++++ DATA SECTION
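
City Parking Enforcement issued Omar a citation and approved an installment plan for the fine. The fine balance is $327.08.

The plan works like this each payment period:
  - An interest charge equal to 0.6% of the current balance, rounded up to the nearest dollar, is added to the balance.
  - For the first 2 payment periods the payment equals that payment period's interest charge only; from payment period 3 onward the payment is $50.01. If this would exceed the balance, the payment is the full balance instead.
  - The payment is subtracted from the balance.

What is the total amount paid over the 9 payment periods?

$342.08

Payment period 1: $327.08 +$2.00 interest = $329.08; pay $2.00 → $327.08
Payment period 2: $327.08 +$2.00 interest = $329.08; pay $2.00 → $327.08
Payment period 3: $327.08 +$2.00 interest = $329.08; pay $50.01 → $279.07
Payment period 4: $279.07 +$2.00 interest = $281.07; pay $50.01 → $231.06
Payment period 5: $231.06 +$2.00 interest = $233.06; pay $50.01 → $183.05
Payment period 6: $183.05 +$2.00 interest = $185.05; pay $50.01 → $135.04
Payment period 7: $135.04 +$1.00 interest = $136.04; pay $50.01 → $86.03
Payment period 8: $86.03 +$1.00 interest = $87.03; pay $50.01 → $37.02
Payment period 9: $37.02 +$1.00 interest = $38.02; pay $38.02 → $0.00
Total paid: $342.08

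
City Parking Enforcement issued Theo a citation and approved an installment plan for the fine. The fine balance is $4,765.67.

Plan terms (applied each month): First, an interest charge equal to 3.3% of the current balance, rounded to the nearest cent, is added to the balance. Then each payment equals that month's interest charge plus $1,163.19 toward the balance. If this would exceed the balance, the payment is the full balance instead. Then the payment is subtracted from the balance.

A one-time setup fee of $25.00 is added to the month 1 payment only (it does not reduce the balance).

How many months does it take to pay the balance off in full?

5

Month 1: opening $4,765.67; interest $157.27 → $4,922.94; payment $1,320.46 (+ $25.00 fee); balance $3,602.48
Month 2: opening $3,602.48; interest $118.88 → $3,721.36; payment $1,282.07; balance $2,439.29
Month 3: opening $2,439.29; interest $80.50 → $2,519.79; payment $1,243.69; balance $1,276.10
Month 4: opening $1,276.10; interest $42.11 → $1,318.21; payment $1,205.30; balance $112.91
Month 5: opening $112.91; interest $3.73 → $116.64; payment $116.64; balance $0.00
Balance reaches $0.00 in month 5.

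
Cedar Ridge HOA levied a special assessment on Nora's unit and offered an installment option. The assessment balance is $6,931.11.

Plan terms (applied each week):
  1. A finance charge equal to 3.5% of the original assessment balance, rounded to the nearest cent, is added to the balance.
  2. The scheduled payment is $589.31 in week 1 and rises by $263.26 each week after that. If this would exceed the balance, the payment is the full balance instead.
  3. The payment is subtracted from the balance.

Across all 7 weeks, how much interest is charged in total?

Week 1: $6,931.11 +$242.59 interest = $7,173.70; pay $589.31 → $6,584.39
Week 2: $6,584.39 +$242.59 interest = $6,826.98; pay $852.57 → $5,974.41
Week 3: $5,974.41 +$242.59 interest = $6,217.00; pay $1,115.83 → $5,101.17
Week 4: $5,101.17 +$242.59 interest = $5,343.76; pay $1,379.09 → $3,964.67
Week 5: $3,964.67 +$242.59 interest = $4,207.26; pay $1,642.35 → $2,564.91
Week 6: $2,564.91 +$242.59 interest = $2,807.50; pay $1,905.61 → $901.89
Week 7: $901.89 +$242.59 interest = $1,144.48; pay $1,144.48 → $0.00
Total interest: $242.59 + $242.59 + $242.59 + $242.59 + $242.59 + $242.59 + $242.59 = $1,698.13

$1,698.13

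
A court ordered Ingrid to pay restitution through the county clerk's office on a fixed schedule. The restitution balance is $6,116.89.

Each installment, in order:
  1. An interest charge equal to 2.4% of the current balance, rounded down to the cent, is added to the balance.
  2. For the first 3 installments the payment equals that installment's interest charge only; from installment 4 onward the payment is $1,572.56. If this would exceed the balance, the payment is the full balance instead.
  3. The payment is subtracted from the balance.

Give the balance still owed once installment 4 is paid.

$4,691.13

# | Opening | Interest | Payment | End bal
1 | $6,116.89 | $146.80 | $146.80 | $6,116.89
2 | $6,116.89 | $146.80 | $146.80 | $6,116.89
3 | $6,116.89 | $146.80 | $146.80 | $6,116.89
4 | $6,116.89 | $146.80 | $1,572.56 | $4,691.13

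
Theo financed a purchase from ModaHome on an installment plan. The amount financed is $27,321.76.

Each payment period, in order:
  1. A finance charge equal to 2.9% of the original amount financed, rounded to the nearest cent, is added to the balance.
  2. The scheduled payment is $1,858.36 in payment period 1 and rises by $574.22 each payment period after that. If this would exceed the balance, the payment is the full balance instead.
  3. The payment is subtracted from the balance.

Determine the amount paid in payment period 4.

Payment period 1: opening $27,321.76; interest $792.33 → $28,114.09; payment $1,858.36; balance $26,255.73
Payment period 2: opening $26,255.73; interest $792.33 → $27,048.06; payment $2,432.58; balance $24,615.48
Payment period 3: opening $24,615.48; interest $792.33 → $25,407.81; payment $3,006.80; balance $22,401.01
Payment period 4: opening $22,401.01; interest $792.33 → $23,193.34; payment $3,581.02; balance $19,612.32

$3,581.02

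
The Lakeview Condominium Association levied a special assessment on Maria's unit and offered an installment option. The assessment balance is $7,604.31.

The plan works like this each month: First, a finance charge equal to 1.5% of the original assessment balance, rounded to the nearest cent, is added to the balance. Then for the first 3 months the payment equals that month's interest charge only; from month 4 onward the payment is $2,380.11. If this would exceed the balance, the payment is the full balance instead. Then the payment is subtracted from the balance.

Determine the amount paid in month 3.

Month 1: $7,604.31 +$114.06 interest = $7,718.37; pay $114.06 → $7,604.31
Month 2: $7,604.31 +$114.06 interest = $7,718.37; pay $114.06 → $7,604.31
Month 3: $7,604.31 +$114.06 interest = $7,718.37; pay $114.06 → $7,604.31

$114.06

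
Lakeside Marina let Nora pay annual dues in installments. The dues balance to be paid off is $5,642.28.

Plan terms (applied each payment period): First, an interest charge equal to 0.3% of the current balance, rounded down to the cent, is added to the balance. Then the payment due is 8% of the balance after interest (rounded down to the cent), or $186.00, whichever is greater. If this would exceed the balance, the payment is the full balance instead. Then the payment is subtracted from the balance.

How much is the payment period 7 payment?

Payment period 1: $5,642.28 +$16.92 interest = $5,659.20; pay $452.73 → $5,206.47
Payment period 2: $5,206.47 +$15.61 interest = $5,222.08; pay $417.76 → $4,804.32
Payment period 3: $4,804.32 +$14.41 interest = $4,818.73; pay $385.49 → $4,433.24
Payment period 4: $4,433.24 +$13.29 interest = $4,446.53; pay $355.72 → $4,090.81
Payment period 5: $4,090.81 +$12.27 interest = $4,103.08; pay $328.24 → $3,774.84
Payment period 6: $3,774.84 +$11.32 interest = $3,786.16; pay $302.89 → $3,483.27
Payment period 7: $3,483.27 +$10.44 interest = $3,493.71; pay $279.49 → $3,214.22

$279.49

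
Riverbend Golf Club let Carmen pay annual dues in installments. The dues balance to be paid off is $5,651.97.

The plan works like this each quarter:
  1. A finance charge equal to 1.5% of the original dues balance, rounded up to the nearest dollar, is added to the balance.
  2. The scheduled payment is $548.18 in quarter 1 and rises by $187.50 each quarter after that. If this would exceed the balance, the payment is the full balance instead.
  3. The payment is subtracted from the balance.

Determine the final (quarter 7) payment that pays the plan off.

Quarter 1: $5,651.97 +$85.00 interest = $5,736.97; pay $548.18 → $5,188.79
Quarter 2: $5,188.79 +$85.00 interest = $5,273.79; pay $735.68 → $4,538.11
Quarter 3: $4,538.11 +$85.00 interest = $4,623.11; pay $923.18 → $3,699.93
Quarter 4: $3,699.93 +$85.00 interest = $3,784.93; pay $1,110.68 → $2,674.25
Quarter 5: $2,674.25 +$85.00 interest = $2,759.25; pay $1,298.18 → $1,461.07
Quarter 6: $1,461.07 +$85.00 interest = $1,546.07; pay $1,485.68 → $60.39
Quarter 7: $60.39 +$85.00 interest = $145.39; pay $145.39 → $0.00

$145.39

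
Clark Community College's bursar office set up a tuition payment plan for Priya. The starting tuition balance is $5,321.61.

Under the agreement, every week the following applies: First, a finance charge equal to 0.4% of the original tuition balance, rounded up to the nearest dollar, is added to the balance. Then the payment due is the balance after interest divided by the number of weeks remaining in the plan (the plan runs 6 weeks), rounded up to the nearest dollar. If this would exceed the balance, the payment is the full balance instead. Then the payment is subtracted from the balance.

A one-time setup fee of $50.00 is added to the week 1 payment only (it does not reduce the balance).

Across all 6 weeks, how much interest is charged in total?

Week 1: $5,321.61 +$22.00 interest = $5,343.61; pay $891.00 (+ $50.00 fee) → $4,452.61
Week 2: $4,452.61 +$22.00 interest = $4,474.61; pay $895.00 → $3,579.61
Week 3: $3,579.61 +$22.00 interest = $3,601.61; pay $901.00 → $2,700.61
Week 4: $2,700.61 +$22.00 interest = $2,722.61; pay $908.00 → $1,814.61
Week 5: $1,814.61 +$22.00 interest = $1,836.61; pay $919.00 → $917.61
Week 6: $917.61 +$22.00 interest = $939.61; pay $939.61 → $0.00
Total interest: $22.00 + $22.00 + $22.00 + $22.00 + $22.00 + $22.00 = $132.00

$132.00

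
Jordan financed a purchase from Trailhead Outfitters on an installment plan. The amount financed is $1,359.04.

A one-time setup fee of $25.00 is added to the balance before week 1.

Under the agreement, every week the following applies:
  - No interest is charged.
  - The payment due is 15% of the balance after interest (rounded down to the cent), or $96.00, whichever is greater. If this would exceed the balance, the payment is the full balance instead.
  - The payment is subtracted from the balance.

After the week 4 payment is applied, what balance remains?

$722.50

Week 1: opening $1,384.04; payment $207.60; balance $1,176.44
Week 2: opening $1,176.44; payment $176.46; balance $999.98
Week 3: opening $999.98; payment $149.99; balance $849.99
Week 4: opening $849.99; payment $127.49; balance $722.50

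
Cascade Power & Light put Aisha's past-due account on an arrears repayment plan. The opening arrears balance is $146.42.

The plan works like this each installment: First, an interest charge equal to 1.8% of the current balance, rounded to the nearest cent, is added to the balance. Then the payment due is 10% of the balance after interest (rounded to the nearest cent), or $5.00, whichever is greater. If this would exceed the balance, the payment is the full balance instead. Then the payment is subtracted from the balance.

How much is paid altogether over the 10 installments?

$103.74

Installment 1: $146.42 +$2.64 interest = $149.06; pay $14.91 → $134.15
Installment 2: $134.15 +$2.41 interest = $136.56; pay $13.66 → $122.90
Installment 3: $122.90 +$2.21 interest = $125.11; pay $12.51 → $112.60
Installment 4: $112.60 +$2.03 interest = $114.63; pay $11.46 → $103.17
Installment 5: $103.17 +$1.86 interest = $105.03; pay $10.50 → $94.53
Installment 6: $94.53 +$1.70 interest = $96.23; pay $9.62 → $86.61
Installment 7: $86.61 +$1.56 interest = $88.17; pay $8.82 → $79.35
Installment 8: $79.35 +$1.43 interest = $80.78; pay $8.08 → $72.70
Installment 9: $72.70 +$1.31 interest = $74.01; pay $7.40 → $66.61
Installment 10: $66.61 +$1.20 interest = $67.81; pay $6.78 → $61.03
Total paid: $103.74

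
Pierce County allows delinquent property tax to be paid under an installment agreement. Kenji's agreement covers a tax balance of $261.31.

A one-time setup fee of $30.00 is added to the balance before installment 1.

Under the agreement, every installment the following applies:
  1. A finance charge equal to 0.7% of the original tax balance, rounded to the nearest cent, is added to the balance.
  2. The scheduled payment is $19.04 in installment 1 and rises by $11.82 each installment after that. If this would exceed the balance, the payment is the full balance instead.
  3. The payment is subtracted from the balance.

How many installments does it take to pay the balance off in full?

7

Installment 1: $291.31 +$1.83 interest = $293.14; pay $19.04 → $274.10
Installment 2: $274.10 +$1.83 interest = $275.93; pay $30.86 → $245.07
Installment 3: $245.07 +$1.83 interest = $246.90; pay $42.68 → $204.22
Installment 4: $204.22 +$1.83 interest = $206.05; pay $54.50 → $151.55
Installment 5: $151.55 +$1.83 interest = $153.38; pay $66.32 → $87.06
Installment 6: $87.06 +$1.83 interest = $88.89; pay $78.14 → $10.75
Installment 7: $10.75 +$1.83 interest = $12.58; pay $12.58 → $0.00
Balance reaches $0.00 in installment 7.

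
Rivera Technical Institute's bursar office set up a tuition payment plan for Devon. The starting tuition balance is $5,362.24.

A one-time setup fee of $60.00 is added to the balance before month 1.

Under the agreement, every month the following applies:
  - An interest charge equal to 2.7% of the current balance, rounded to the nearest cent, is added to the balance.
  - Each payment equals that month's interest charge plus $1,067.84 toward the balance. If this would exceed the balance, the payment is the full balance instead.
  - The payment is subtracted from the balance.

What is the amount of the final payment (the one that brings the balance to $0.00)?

$85.28

Month 1: opening $5,422.24; interest $146.40 → $5,568.64; payment $1,214.24; balance $4,354.40
Month 2: opening $4,354.40; interest $117.57 → $4,471.97; payment $1,185.41; balance $3,286.56
Month 3: opening $3,286.56; interest $88.74 → $3,375.30; payment $1,156.58; balance $2,218.72
Month 4: opening $2,218.72; interest $59.91 → $2,278.63; payment $1,127.75; balance $1,150.88
Month 5: opening $1,150.88; interest $31.07 → $1,181.95; payment $1,098.91; balance $83.04
Month 6: opening $83.04; interest $2.24 → $85.28; payment $85.28; balance $0.00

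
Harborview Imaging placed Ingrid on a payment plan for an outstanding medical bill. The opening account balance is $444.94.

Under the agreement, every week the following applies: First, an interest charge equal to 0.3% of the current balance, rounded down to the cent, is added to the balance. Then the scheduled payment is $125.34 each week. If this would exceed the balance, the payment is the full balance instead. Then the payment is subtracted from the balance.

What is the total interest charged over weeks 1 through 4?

Week 1: opening $444.94; interest $1.33 → $446.27; payment $125.34; balance $320.93
Week 2: opening $320.93; interest $0.96 → $321.89; payment $125.34; balance $196.55
Week 3: opening $196.55; interest $0.58 → $197.13; payment $125.34; balance $71.79
Week 4: opening $71.79; interest $0.21 → $72.00; payment $72.00; balance $0.00
Total interest: $1.33 + $0.96 + $0.58 + $0.21 = $3.08

$3.08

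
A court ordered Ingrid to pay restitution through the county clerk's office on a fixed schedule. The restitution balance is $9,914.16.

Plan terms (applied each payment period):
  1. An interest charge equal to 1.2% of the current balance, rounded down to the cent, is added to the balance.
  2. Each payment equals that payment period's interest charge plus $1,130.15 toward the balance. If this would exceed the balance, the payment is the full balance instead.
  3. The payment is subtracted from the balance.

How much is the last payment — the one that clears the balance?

$883.43

Payment period 1: $9,914.16 +$118.96 interest = $10,033.12; pay $1,249.11 → $8,784.01
Payment period 2: $8,784.01 +$105.40 interest = $8,889.41; pay $1,235.55 → $7,653.86
Payment period 3: $7,653.86 +$91.84 interest = $7,745.70; pay $1,221.99 → $6,523.71
Payment period 4: $6,523.71 +$78.28 interest = $6,601.99; pay $1,208.43 → $5,393.56
Payment period 5: $5,393.56 +$64.72 interest = $5,458.28; pay $1,194.87 → $4,263.41
Payment period 6: $4,263.41 +$51.16 interest = $4,314.57; pay $1,181.31 → $3,133.26
Payment period 7: $3,133.26 +$37.59 interest = $3,170.85; pay $1,167.74 → $2,003.11
Payment period 8: $2,003.11 +$24.03 interest = $2,027.14; pay $1,154.18 → $872.96
Payment period 9: $872.96 +$10.47 interest = $883.43; pay $883.43 → $0.00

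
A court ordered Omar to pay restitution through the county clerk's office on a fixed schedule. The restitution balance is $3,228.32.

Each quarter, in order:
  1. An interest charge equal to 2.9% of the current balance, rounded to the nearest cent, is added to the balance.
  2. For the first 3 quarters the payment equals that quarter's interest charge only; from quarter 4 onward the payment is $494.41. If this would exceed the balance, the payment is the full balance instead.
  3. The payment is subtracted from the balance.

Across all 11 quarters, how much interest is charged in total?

$684.82

Quarter 1: $3,228.32 +$93.62 interest = $3,321.94; pay $93.62 → $3,228.32
Quarter 2: $3,228.32 +$93.62 interest = $3,321.94; pay $93.62 → $3,228.32
Quarter 3: $3,228.32 +$93.62 interest = $3,321.94; pay $93.62 → $3,228.32
Quarter 4: $3,228.32 +$93.62 interest = $3,321.94; pay $494.41 → $2,827.53
Quarter 5: $2,827.53 +$82.00 interest = $2,909.53; pay $494.41 → $2,415.12
Quarter 6: $2,415.12 +$70.04 interest = $2,485.16; pay $494.41 → $1,990.75
Quarter 7: $1,990.75 +$57.73 interest = $2,048.48; pay $494.41 → $1,554.07
Quarter 8: $1,554.07 +$45.07 interest = $1,599.14; pay $494.41 → $1,104.73
Quarter 9: $1,104.73 +$32.04 interest = $1,136.77; pay $494.41 → $642.36
Quarter 10: $642.36 +$18.63 interest = $660.99; pay $494.41 → $166.58
Quarter 11: $166.58 +$4.83 interest = $171.41; pay $171.41 → $0.00
Total interest: $93.62 + $93.62 + $93.62 + $93.62 + $82.00 + $70.04 + $57.73 + $45.07 + $32.04 + $18.63 + $4.83 = $684.82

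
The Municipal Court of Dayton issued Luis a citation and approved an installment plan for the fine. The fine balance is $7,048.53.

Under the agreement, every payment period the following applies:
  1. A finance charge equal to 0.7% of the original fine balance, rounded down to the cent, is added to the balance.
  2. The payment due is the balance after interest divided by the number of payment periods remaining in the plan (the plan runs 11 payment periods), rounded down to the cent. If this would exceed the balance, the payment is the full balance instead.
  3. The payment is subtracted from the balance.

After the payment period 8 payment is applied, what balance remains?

Payment period 1: opening $7,048.53; interest $49.33 → $7,097.86; payment $645.26; balance $6,452.60
Payment period 2: opening $6,452.60; interest $49.33 → $6,501.93; payment $650.19; balance $5,851.74
Payment period 3: opening $5,851.74; interest $49.33 → $5,901.07; payment $655.67; balance $5,245.40
Payment period 4: opening $5,245.40; interest $49.33 → $5,294.73; payment $661.84; balance $4,632.89
Payment period 5: opening $4,632.89; interest $49.33 → $4,682.22; payment $668.88; balance $4,013.34
Payment period 6: opening $4,013.34; interest $49.33 → $4,062.67; payment $677.11; balance $3,385.56
Payment period 7: opening $3,385.56; interest $49.33 → $3,434.89; payment $686.97; balance $2,747.92
Payment period 8: opening $2,747.92; interest $49.33 → $2,797.25; payment $699.31; balance $2,097.94

$2,097.94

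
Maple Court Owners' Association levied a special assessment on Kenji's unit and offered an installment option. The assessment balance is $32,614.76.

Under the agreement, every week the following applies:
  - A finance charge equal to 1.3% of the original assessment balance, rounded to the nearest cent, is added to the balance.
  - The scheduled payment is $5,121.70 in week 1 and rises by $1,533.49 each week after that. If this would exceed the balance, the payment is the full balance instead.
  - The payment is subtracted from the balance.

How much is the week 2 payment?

Week 1: opening $32,614.76; interest $423.99 → $33,038.75; payment $5,121.70; balance $27,917.05
Week 2: opening $27,917.05; interest $423.99 → $28,341.04; payment $6,655.19; balance $21,685.85

$6,655.19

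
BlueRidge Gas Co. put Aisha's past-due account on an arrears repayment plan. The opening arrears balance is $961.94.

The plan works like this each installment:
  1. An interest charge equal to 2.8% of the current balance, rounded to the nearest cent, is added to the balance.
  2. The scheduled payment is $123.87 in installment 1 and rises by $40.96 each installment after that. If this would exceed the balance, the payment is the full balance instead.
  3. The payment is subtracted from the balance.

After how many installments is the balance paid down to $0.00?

6

# | Opening | Interest | Payment | End bal
1 | $961.94 | $26.93 | $123.87 | $865.00
2 | $865.00 | $24.22 | $164.83 | $724.39
3 | $724.39 | $20.28 | $205.79 | $538.88
4 | $538.88 | $15.09 | $246.75 | $307.22
5 | $307.22 | $8.60 | $287.71 | $28.11
6 | $28.11 | $0.79 | $28.90 | $0.00
Balance reaches $0.00 in installment 6.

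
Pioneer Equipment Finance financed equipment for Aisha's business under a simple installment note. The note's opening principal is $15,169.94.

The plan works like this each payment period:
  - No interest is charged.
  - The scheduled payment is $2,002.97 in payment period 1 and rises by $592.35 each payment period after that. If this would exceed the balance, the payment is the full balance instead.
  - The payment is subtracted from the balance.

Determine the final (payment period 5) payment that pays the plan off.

# | Opening | Payment | End bal
1 | $15,169.94 | $2,002.97 | $13,166.97
2 | $13,166.97 | $2,595.32 | $10,571.65
3 | $10,571.65 | $3,187.67 | $7,383.98
4 | $7,383.98 | $3,780.02 | $3,603.96
5 | $3,603.96 | $3,603.96 | $0.00

$3,603.96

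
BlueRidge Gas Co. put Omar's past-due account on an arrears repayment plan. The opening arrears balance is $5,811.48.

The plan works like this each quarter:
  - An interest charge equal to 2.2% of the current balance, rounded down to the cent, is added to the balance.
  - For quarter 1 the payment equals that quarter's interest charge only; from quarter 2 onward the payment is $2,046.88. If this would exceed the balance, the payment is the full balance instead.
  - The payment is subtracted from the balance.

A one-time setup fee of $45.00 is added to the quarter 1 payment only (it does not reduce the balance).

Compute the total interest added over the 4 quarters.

$383.81

Quarter 1: opening $5,811.48; interest $127.85 → $5,939.33; payment $127.85 (+ $45.00 fee); balance $5,811.48
Quarter 2: opening $5,811.48; interest $127.85 → $5,939.33; payment $2,046.88; balance $3,892.45
Quarter 3: opening $3,892.45; interest $85.63 → $3,978.08; payment $2,046.88; balance $1,931.20
Quarter 4: opening $1,931.20; interest $42.48 → $1,973.68; payment $1,973.68; balance $0.00
Total interest: $127.85 + $127.85 + $85.63 + $42.48 = $383.81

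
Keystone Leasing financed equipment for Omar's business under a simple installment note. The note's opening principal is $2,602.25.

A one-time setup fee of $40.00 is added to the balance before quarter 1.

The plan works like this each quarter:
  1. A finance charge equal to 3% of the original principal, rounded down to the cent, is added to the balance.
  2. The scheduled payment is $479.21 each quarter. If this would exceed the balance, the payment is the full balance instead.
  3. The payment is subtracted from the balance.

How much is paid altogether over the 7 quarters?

# | Opening | Interest | Payment | End bal
1 | $2,642.25 | $78.06 | $479.21 | $2,241.10
2 | $2,241.10 | $78.06 | $479.21 | $1,839.95
3 | $1,839.95 | $78.06 | $479.21 | $1,438.80
4 | $1,438.80 | $78.06 | $479.21 | $1,037.65
5 | $1,037.65 | $78.06 | $479.21 | $636.50
6 | $636.50 | $78.06 | $479.21 | $235.35
7 | $235.35 | $78.06 | $313.41 | $0.00
Total paid: $3,188.67

$3,188.67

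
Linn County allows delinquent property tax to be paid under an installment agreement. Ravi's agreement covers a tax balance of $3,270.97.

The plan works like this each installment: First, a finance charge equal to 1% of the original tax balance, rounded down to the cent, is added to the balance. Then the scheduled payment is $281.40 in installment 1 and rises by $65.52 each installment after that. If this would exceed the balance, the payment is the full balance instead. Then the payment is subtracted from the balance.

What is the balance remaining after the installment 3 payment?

Installment 1: opening $3,270.97; interest $32.70 → $3,303.67; payment $281.40; balance $3,022.27
Installment 2: opening $3,022.27; interest $32.70 → $3,054.97; payment $346.92; balance $2,708.05
Installment 3: opening $2,708.05; interest $32.70 → $2,740.75; payment $412.44; balance $2,328.31

$2,328.31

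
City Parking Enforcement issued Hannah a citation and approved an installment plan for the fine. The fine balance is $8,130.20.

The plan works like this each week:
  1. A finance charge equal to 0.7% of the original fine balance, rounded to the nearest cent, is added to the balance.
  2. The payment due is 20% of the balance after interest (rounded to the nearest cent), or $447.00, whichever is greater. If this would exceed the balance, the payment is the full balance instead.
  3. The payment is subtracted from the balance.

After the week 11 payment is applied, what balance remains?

Week 1: opening $8,130.20; interest $56.91 → $8,187.11; payment $1,637.42; balance $6,549.69
Week 2: opening $6,549.69; interest $56.91 → $6,606.60; payment $1,321.32; balance $5,285.28
Week 3: opening $5,285.28; interest $56.91 → $5,342.19; payment $1,068.44; balance $4,273.75
Week 4: opening $4,273.75; interest $56.91 → $4,330.66; payment $866.13; balance $3,464.53
Week 5: opening $3,464.53; interest $56.91 → $3,521.44; payment $704.29; balance $2,817.15
Week 6: opening $2,817.15; interest $56.91 → $2,874.06; payment $574.81; balance $2,299.25
Week 7: opening $2,299.25; interest $56.91 → $2,356.16; payment $471.23; balance $1,884.93
Week 8: opening $1,884.93; interest $56.91 → $1,941.84; payment $447.00; balance $1,494.84
Week 9: opening $1,494.84; interest $56.91 → $1,551.75; payment $447.00; balance $1,104.75
Week 10: opening $1,104.75; interest $56.91 → $1,161.66; payment $447.00; balance $714.66
Week 11: opening $714.66; interest $56.91 → $771.57; payment $447.00; balance $324.57

$324.57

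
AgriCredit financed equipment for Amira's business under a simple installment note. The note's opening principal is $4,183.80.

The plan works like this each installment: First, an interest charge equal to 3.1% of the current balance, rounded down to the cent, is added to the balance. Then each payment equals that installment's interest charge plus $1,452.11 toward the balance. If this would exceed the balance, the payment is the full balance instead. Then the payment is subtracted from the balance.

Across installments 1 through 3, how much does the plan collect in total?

Installment 1: opening $4,183.80; interest $129.69 → $4,313.49; payment $1,581.80; balance $2,731.69
Installment 2: opening $2,731.69; interest $84.68 → $2,816.37; payment $1,536.79; balance $1,279.58
Installment 3: opening $1,279.58; interest $39.66 → $1,319.24; payment $1,319.24; balance $0.00
Total paid: $4,437.83

$4,437.83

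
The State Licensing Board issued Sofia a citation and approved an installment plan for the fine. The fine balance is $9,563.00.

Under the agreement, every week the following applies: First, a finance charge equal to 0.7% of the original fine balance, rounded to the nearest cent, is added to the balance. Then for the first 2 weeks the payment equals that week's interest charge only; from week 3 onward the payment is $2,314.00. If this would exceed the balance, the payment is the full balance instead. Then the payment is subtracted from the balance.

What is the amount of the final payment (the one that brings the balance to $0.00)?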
++++++++
◆ WHAT TO PRODUCE: All lines of the data that hold "property" need to be copied.

◆ SOLUTION FOR THIS EXERCISE:
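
Pierce County allows delinquent property tax to be paid under an installment agreement. Kenji's agreement covers a tax balance of $261.31.
Linn County allows delinquent property tax to be paid under an installment agreement. Ravi's agreement covers a tax balance of $3,270.97.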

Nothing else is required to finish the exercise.